→ **PROBLEM REQUIREMENTS**
From the records below, copy each line that has the word "priv" in it.

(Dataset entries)
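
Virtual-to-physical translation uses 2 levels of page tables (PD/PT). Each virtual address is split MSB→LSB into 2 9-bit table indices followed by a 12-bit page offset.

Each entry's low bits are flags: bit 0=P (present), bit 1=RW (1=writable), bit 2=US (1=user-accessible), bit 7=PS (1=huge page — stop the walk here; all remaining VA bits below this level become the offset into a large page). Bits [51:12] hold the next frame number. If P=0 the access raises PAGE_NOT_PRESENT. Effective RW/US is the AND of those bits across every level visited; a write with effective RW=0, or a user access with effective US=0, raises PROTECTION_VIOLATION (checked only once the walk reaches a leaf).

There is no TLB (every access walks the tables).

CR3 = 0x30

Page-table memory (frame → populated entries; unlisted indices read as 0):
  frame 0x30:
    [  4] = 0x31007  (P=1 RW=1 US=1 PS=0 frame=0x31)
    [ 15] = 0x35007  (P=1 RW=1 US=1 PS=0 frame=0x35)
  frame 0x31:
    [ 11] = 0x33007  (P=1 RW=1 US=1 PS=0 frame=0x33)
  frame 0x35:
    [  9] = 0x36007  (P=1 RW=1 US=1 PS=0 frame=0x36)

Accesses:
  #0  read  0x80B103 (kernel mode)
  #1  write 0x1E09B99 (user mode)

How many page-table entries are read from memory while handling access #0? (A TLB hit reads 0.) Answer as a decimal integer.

Walk each access:
#0 VA=0x80B103 (r,kernel):
  [0] read 0x30 idx=4: raw=0x31007 flags P=1 W=1 U=1 S=0
  [1] read 0x31 idx=11: raw=0x33007 flags P=1 W=1 U=1 S=0
  ⇒ phys 0x33103  [2 reads]
#1 VA=0x1E09B99 (w,user):
  [0] read 0x30 idx=15: raw=0x35007 flags P=1 W=1 U=1 S=0
  [1] read 0x35 idx=9: raw=0x36007 flags P=1 W=1 U=1 S=0
  ⇒ phys 0x36B99  [2 reads]

Entries read for #0: 2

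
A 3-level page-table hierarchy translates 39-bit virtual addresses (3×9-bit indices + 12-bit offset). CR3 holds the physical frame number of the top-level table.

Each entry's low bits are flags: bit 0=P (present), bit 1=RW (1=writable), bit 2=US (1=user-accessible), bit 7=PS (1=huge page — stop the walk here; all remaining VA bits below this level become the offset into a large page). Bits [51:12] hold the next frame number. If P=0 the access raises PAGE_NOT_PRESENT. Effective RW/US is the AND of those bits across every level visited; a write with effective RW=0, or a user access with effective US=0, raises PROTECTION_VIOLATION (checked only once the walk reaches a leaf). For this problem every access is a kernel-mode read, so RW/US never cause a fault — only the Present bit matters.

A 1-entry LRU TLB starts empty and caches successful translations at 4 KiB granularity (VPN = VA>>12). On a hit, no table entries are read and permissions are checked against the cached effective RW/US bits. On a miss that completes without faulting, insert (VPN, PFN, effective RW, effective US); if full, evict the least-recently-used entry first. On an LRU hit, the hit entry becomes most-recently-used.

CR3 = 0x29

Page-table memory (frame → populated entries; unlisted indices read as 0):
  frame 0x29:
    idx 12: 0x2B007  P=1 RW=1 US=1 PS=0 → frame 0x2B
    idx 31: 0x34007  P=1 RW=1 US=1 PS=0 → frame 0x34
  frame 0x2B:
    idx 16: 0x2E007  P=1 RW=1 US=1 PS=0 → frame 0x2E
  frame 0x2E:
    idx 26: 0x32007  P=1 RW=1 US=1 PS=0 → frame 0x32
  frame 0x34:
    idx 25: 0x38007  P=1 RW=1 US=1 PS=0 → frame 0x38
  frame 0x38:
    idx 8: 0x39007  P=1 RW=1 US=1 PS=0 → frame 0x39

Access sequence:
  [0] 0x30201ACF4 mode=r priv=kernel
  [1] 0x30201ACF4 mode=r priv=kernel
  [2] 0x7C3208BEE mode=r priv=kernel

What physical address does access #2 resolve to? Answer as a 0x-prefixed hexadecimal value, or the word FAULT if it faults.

Walk each access:
#0 VA=0x30201ACF4 (r,kernel):
  lvl0: tbl 0x29, slot 12 ⇒ 0x2B007 (P1/RW1/US1/PS0)
  lvl1: tbl 0x2B, slot 16 ⇒ 0x2E007 (P1/RW1/US1/PS0)
  lvl2: tbl 0x2E, slot 26 ⇒ 0x32007 (P1/RW1/US1/PS0)
  ⇒ phys 0x32CF4  [3 reads]
#1 VA=0x30201ACF4 (r,kernel):
  TLB hit vpn=0x30201A → PA=0x32CF4
#2 VA=0x7C3208BEE (r,kernel):
  lvl0: tbl 0x29, slot 31 ⇒ 0x34007 (P1/RW1/US1/PS0)
  lvl1: tbl 0x34, slot 25 ⇒ 0x38007 (P1/RW1/US1/PS0)
  lvl2: tbl 0x38, slot 8 ⇒ 0x39007 (P1/RW1/US1/PS0)
  ⇒ phys 0x39BEE  [3 reads]

Access #2 PA: 0x39BEE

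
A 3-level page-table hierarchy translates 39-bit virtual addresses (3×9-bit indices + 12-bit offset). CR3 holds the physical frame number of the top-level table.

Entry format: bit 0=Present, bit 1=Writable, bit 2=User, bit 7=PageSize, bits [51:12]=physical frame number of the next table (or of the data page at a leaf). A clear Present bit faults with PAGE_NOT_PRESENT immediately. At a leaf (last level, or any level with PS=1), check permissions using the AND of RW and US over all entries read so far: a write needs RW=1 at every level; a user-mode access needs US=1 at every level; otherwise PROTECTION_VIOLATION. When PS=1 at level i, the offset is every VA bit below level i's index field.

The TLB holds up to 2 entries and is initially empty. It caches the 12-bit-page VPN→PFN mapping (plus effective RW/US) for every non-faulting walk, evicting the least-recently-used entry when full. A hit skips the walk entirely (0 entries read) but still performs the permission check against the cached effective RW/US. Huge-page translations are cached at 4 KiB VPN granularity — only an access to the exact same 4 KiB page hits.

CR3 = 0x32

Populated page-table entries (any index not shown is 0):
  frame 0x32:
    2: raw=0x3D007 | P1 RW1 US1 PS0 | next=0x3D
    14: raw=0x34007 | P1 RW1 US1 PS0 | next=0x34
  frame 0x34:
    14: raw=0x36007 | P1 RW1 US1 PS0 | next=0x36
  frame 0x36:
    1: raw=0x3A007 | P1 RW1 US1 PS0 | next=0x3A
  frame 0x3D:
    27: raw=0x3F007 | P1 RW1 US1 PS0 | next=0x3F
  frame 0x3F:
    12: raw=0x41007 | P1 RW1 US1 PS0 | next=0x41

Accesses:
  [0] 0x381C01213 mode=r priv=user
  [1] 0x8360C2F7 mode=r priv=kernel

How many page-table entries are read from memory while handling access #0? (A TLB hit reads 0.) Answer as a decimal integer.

Per-access translation:
#0 VA=0x381C01213 (r,user):
  lvl0: tbl 0x32, slot 14 ⇒ 0x34007 (P1/RW1/US1/PS0)
  lvl1: tbl 0x34, slot 14 ⇒ 0x36007 (P1/RW1/US1/PS0)
  lvl2: tbl 0x36, slot 1 ⇒ 0x3A007 (P1/RW1/US1/PS0)
  → PA=0x3A213  (3 entries read)
#1 VA=0x8360C2F7 (r,kernel):
  lvl0: tbl 0x32, slot 2 ⇒ 0x3D007 (P1/RW1/US1/PS0)
  lvl1: tbl 0x3D, slot 27 ⇒ 0x3F007 (P1/RW1/US1/PS0)
  lvl2: tbl 0x3F, slot 12 ⇒ 0x41007 (P1/RW1/US1/PS0)
  → PA=0x412F7  (3 entries read)

Entries read for #0: 3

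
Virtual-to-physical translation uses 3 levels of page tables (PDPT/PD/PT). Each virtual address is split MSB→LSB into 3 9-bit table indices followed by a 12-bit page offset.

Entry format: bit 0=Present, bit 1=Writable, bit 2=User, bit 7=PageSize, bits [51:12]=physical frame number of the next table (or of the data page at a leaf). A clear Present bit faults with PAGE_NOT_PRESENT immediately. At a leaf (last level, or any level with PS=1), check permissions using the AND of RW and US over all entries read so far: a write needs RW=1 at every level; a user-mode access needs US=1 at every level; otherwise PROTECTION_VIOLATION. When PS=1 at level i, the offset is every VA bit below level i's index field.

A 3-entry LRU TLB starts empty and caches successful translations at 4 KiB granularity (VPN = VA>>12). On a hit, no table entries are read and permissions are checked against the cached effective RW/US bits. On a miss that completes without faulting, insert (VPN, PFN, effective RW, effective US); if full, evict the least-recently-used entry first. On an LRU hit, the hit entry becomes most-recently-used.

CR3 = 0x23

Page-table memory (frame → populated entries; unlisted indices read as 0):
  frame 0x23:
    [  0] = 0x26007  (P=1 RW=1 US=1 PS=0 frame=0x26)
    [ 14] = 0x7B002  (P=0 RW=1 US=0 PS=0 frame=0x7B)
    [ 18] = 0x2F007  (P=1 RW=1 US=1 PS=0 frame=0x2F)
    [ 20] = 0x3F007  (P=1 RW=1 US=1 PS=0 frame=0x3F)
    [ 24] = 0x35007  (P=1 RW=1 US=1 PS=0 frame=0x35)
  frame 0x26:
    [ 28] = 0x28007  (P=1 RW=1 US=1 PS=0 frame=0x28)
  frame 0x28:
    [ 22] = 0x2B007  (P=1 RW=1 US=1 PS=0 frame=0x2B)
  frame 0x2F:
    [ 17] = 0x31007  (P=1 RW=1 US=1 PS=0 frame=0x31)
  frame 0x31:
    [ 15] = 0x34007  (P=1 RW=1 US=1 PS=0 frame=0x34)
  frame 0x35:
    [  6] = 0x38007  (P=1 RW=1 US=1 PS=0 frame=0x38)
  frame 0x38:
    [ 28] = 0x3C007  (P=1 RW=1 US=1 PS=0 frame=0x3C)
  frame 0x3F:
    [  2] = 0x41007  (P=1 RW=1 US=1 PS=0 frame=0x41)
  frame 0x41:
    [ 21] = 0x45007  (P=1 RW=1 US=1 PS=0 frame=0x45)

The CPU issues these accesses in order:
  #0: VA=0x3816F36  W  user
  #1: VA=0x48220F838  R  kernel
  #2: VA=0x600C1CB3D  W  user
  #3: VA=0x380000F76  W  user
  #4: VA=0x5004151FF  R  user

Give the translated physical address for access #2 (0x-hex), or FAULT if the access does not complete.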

→ **RESULT BELOW**
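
  [0] 0x30201ACF4 mode=r priv=kernel
  [1] 0x30201ACF4 mode=r priv=kernel
  [2] 0x7C3208BEE mode=r priv=kernel
  [0] 0x381C01213 mode=r priv=user
  [1] 0x8360C2F7 mode=r priv=kernel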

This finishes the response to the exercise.